Records for this task:
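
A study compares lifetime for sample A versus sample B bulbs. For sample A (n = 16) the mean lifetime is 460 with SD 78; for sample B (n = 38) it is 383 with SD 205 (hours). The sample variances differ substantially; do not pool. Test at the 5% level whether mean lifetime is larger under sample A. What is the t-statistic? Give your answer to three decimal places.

1.997

Let group 1 = sample A, group 2 = sample B. H0: μ_1 = μ_2; H1: μ_1 > μ_2 (Welch's two-sample t-test, right-tailed).
t = (x̄_1 − x̄_2)/√(s_1²/n_1 + s_2²/n_2) = (460 − 383)/√(78²/16 + 205²/38) = 1.997
Welch–Satterthwaite df ≈ 51.73
p-value = P(T ≥ 1.997) ≈ 0.0255
Since p ≈ 0.0255 < α = 0.05, reject H0; the evidence is statistically significant.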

What this task involves: Write out the complete set of records exactly as given.

Exercise response:
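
A study compares lifetime for sample A versus sample B bulbs. For sample A (n = 16) the mean lifetime is 460 with SD 78; for sample B (n = 38) it is 383 with SD 205 (hours). The sample variances differ substantially; do not pool. Test at the 5% level whether mean lifetime is larger under sample A. What is the t-statistic? Give your answer to three decimal places.

1.997

Let group 1 = sample A, group 2 = sample B. H0: μ_1 = μ_2; H1: μ_1 > μ_2 (Welch's two-sample t-test, right-tailed).
t = (x̄_1 − x̄_2)/√(s_1²/n_1 + s_2²/n_2) = (460 − 383)/√(78²/16 + 205²/38) = 1.997
Welch–Satterthwaite df ≈ 51.73
p-value = P(T ≥ 1.997) ≈ 0.0255
Since p ≈ 0.0255 < α = 0.05, reject H0; the evidence is statistically significant.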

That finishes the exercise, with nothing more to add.